WORK TO BE COMPLETED. The task calls for every line of the data to be retyped exactly.

[Data items]
= = =

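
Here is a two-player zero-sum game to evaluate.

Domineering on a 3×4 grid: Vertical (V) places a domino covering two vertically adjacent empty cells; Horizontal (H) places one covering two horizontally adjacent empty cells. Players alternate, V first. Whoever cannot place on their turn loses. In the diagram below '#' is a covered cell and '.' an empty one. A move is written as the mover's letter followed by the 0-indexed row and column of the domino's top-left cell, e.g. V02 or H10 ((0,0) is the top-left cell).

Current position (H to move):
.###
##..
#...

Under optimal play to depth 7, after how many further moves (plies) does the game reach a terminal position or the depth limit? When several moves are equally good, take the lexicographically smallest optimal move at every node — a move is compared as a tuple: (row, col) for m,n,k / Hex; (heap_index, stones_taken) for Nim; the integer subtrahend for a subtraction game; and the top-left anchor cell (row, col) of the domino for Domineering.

PV length from [.###/##../#...]: 1 ply

p1 H@[.###/##../#...]: H12[.###/####/#...]+1* H21[.###/##../###.]-1 H22[.###/##../#.##]+1
p2 V@[.###/####/#...] terminal -1; root [.###/##../#...] d7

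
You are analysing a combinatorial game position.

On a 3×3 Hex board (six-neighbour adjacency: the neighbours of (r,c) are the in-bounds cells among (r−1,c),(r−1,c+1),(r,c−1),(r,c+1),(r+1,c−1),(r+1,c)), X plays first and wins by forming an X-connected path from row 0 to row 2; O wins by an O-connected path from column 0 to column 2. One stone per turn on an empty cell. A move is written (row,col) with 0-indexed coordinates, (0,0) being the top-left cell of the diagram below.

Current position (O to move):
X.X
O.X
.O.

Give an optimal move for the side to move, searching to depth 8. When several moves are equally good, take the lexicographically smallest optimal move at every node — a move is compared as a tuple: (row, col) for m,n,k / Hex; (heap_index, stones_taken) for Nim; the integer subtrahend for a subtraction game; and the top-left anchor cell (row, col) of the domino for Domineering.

ply 1, O at X.X/O.X/.O. | (0,1)=-1→XOX/O.X/.O.; (1,1)=-1→X.X/OOX/.O.; (2,0)=-1→X.X/O.X/OO.; (2,2)=+1→X.X/O.X/.OO*
ply 2, X at X.X/O.X/.OO | (0,1)=-1→XXX/O.X/.OO*; (1,1)=-1→X.X/OXX/.OO; (2,0)=-1→X.X/O.X/XOO
ply 3, O at XXX/O.X/.OO | (1,1)=+1→XXX/OOX/.OO*; (2,0)=+1→XXX/O.X/OOO
ply 4: XXX/OOX/.OO is terminal -1 (X); from X.X/O.X/.O. depth 8

O's best at [X.X/O.X/.O.]: (2,2)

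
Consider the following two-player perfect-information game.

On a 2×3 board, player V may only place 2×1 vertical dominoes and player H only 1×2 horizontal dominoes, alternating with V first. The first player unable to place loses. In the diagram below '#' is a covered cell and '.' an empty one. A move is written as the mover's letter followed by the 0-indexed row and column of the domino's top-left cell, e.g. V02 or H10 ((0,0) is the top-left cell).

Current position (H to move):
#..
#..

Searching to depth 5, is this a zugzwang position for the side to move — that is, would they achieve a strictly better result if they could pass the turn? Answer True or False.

zugzwang(#../#.., H) = False

[#../#..] H move#1: H01:+1/###/#..*, H11:+1/#../###
[###/#..] end (terminal -1, V#2); searched #../#.. to 5
suppose H passes — search the same position with V to move:
pass> [#../#..] V move#1: V01:+1/##./##.*, V02:+1/#.#/#.#
pass> [##./##.] end (terminal -1, H#2); searched #../#.. to 5
for H: play +1, pass -1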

= = =

FINISHED TASK.
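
Here is a two-player zero-sum game to evaluate.

Domineering on a 3×4 grid: Vertical (V) places a domino covering two vertically adjacent empty cells; Horizontal (H) places one covering two horizontally adjacent empty cells. Players alternate, V first. Whoever cannot place on their turn loses. In the diagram below '#' is a covered cell and '.' an empty one. A move is written as the mover's letter followed by the 0-indexed row and column of the domino's top-left cell, e.g. V02 or H10 ((0,0) is the top-left cell).

Current position (H to move):
.###
##..
#...

Under optimal play to depth 7, after how many further moves (plies) does the game reach a terminal position or the depth limit? When several moves are equally good, take the lexicographically smallest optimal move at every node — a move is compared as a tuple: (row, col) for m,n,k / Hex; (heap_index, stones_taken) for Nim; the integer subtrahend for a subtraction game; and the top-left anchor cell (row, col) of the domino for Domineering.

PV length from [.###/##../#...]: 1 ply

p1 H@[.###/##../#...]: H12[.###/####/#...]+1* H21[.###/##../###.]-1 H22[.###/##../#.##]+1
p2 V@[.###/####/#...] terminal -1; root [.###/##../#...] d7

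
You are analysing a combinatorial game position.

On a 3×3 Hex board (six-neighbour adjacency: the neighbours of (r,c) are the in-bounds cells among (r−1,c),(r−1,c+1),(r,c−1),(r,c+1),(r+1,c−1),(r+1,c)), X plays first and wins by forming an X-connected path from row 0 to row 2; O wins by an O-connected path from column 0 to column 2. One stone per turn on an empty cell. A move is written (row,col) with 0-indexed coordinates, (0,0) being the top-left cell of the diagram below.

Current position (O to move):
X.X
O.X
.O.

Give an optimal move for the side to move, searching to depth 8. When several moves are equally good, take the lexicographically smallest optimal move at every node — a move is compared as a tuple: (row, col) for m,n,k / Hex; (heap_index, stones_taken) for Nim; the integer subtrahend for a subtraction game; and the top-left anchor cell (row, col) of the domino for Domineering.

ply 1, O at X.X/O.X/.O. | (0,1)=-1→XOX/O.X/.O.; (1,1)=-1→X.X/OOX/.O.; (2,0)=-1→X.X/O.X/OO.; (2,2)=+1→X.X/O.X/.OO*
ply 2, X at X.X/O.X/.OO | (0,1)=-1→XXX/O.X/.OO*; (1,1)=-1→X.X/OXX/.OO; (2,0)=-1→X.X/O.X/XOO
ply 3, O at XXX/O.X/.OO | (1,1)=+1→XXX/OOX/.OO*; (2,0)=+1→XXX/O.X/OOO
ply 4: XXX/OOX/.OO is terminal -1 (X); from X.X/O.X/.O. depth 8

O's best at [X.X/O.X/.O.]: (2,2)

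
Consider the following two-player perfect-information game.

On a 2×3 board, player V may only place 2×1 vertical dominoes and player H only 1×2 horizontal dominoes, alternating with V first. The first player unable to place loses. In the diagram below '#' is a covered cell and '.' an empty one. A move is written as the mover's letter followed by the 0-indexed row and column of the domino's top-left cell, e.g. V02 or H10 ((0,0) is the top-left cell).

Current position (H to move):
#..
#..

Searching to depth 5, is this a zugzwang position for the side to move — that is, would they achieve a strictly better result if they could pass the turn? Answer True or False.

zugzwang(#../#.., H) = False

[#../#..] H move#1: H01:+1/###/#..*, H11:+1/#../###
[###/#..] end (terminal -1, V#2); searched #../#.. to 5
suppose H passes — search the same position with V to move:
pass> [#../#..] V move#1: V01:+1/##./##.*, V02:+1/#.#/#.#
pass> [##./##.] end (terminal -1, H#2); searched #../#.. to 5
for H: play +1, pass -1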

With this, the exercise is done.